Give the data again in full, with every character unchanged.

── The input

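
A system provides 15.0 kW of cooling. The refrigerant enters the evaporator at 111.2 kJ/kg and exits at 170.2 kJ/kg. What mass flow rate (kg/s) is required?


dh = 170.2 - 111.2 = 59.0 kJ/kg
m_dot = Q / dh = 15.0 / 59.0 = 0.2542 kg/s

0.2542


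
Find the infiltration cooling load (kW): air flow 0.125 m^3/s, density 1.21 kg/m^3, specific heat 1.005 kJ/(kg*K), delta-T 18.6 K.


Q = V_dot * rho * cp * dT
Q = 0.125 * 1.21 * 1.005 * 18.6
Q = 2.827 kW

2.827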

────

Problem solution:
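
A system provides 15.0 kW of cooling. The refrigerant enters the evaporator at 111.2 kJ/kg and exits at 170.2 kJ/kg. What mass flow rate (kg/s) is required?


dh = 170.2 - 111.2 = 59.0 kJ/kg
m_dot = Q / dh = 15.0 / 59.0 = 0.2542 kg/s

0.2542


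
Find the infiltration cooling load (kW): air flow 0.125 m^3/s, density 1.21 kg/m^3, specific heat 1.005 kJ/(kg*K), delta-T 18.6 K.


Q = V_dot * rho * cp * dT
Q = 0.125 * 1.21 * 1.005 * 18.6
Q = 2.827 kW

2.827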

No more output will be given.